### [Exercise description]
Write out the full listing exactly as it appears below.
(Data Opens)
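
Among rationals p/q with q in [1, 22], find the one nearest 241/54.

58/13

Expand x = 241/54 as a continued fraction with the Euclidean algorithm:
  241 = 4*54 + 25, so a_0 = 4.
  54 = 2*25 + 4, so a_1 = 2.
  25 = 6*4 + 1, so a_2 = 6.
  4 = 4*1 + 0, so a_3 = 4.
so x = [4; 2, 6, 4].
Convergents (p_i = a_i*p_{i-1} + p_{i-2}, q_i = a_i*q_{i-1} + q_{i-2} with p_{-2}=0, p_{-1}=1, q_{-2}=1, q_{-1}=0), until the denominator exceeds 22:
  i=0: a_0=4, p_0 = 4*1 + 0 = 4, q_0 = 4*0 + 1 = 1.
  i=1: a_1=2, p_1 = 2*4 + 1 = 9, q_1 = 2*1 + 0 = 2.
  i=2: a_2=6, p_2 = 6*9 + 4 = 58, q_2 = 6*2 + 1 = 13.
  i=3: a_3=4, p_3 = 4*58 + 9 = 241, q_3 = 4*13 + 2 = 54.
q_3 = 54 > 22, so the last convergent with denominator <= 22 is p_2/q_2 = 58/13.
The closest fraction with denominator <= 22 is either p_2/q_2 or the intermediate fraction (k*p_2 + p_1)/(k*q_2 + q_1) with the largest k >= 1 whose denominator stays <= 22; these approach x as k grows, and every other convergent or intermediate fraction in range is farther away.
Largest k: floor((22 - q_1)/q_2) = floor((22 - 2)/13) = 1.
That gives (1*58 + 9)/(1*13 + 2) = 67/15.
Compare the errors: |x - 58/13| = |241*13 - 58*54|/(54*13) = 1/702, and |x - 67/15| = |241*15 - 67*54|/(54*15) = 3/810.
Cross-multiplying, 1*810 = 810 < 2106 = 3*702, so 1/702 is smaller: the convergent 58/13 is closer to x than 67/15.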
(Data Closes)
### [Exercise answer]
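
Among rationals p/q with q in [1, 22], find the one nearest 241/54.

58/13

Expand x = 241/54 as a continued fraction with the Euclidean algorithm:
  241 = 4*54 + 25, so a_0 = 4.
  54 = 2*25 + 4, so a_1 = 2.
  25 = 6*4 + 1, so a_2 = 6.
  4 = 4*1 + 0, so a_3 = 4.
so x = [4; 2, 6, 4].
Convergents (p_i = a_i*p_{i-1} + p_{i-2}, q_i = a_i*q_{i-1} + q_{i-2} with p_{-2}=0, p_{-1}=1, q_{-2}=1, q_{-1}=0), until the denominator exceeds 22:
  i=0: a_0=4, p_0 = 4*1 + 0 = 4, q_0 = 4*0 + 1 = 1.
  i=1: a_1=2, p_1 = 2*4 + 1 = 9, q_1 = 2*1 + 0 = 2.
  i=2: a_2=6, p_2 = 6*9 + 4 = 58, q_2 = 6*2 + 1 = 13.
  i=3: a_3=4, p_3 = 4*58 + 9 = 241, q_3 = 4*13 + 2 = 54.
q_3 = 54 > 22, so the last convergent with denominator <= 22 is p_2/q_2 = 58/13.
The closest fraction with denominator <= 22 is either p_2/q_2 or the intermediate fraction (k*p_2 + p_1)/(k*q_2 + q_1) with the largest k >= 1 whose denominator stays <= 22; these approach x as k grows, and every other convergent or intermediate fraction in range is farther away.
Largest k: floor((22 - q_1)/q_2) = floor((22 - 2)/13) = 1.
That gives (1*58 + 9)/(1*13 + 2) = 67/15.
Compare the errors: |x - 58/13| = |241*13 - 58*54|/(54*13) = 1/702, and |x - 67/15| = |241*15 - 67*54|/(54*15) = 3/810.
Cross-multiplying, 1*810 = 810 < 2106 = 3*702, so 1/702 is smaller: the convergent 58/13 is closer to x than 67/15.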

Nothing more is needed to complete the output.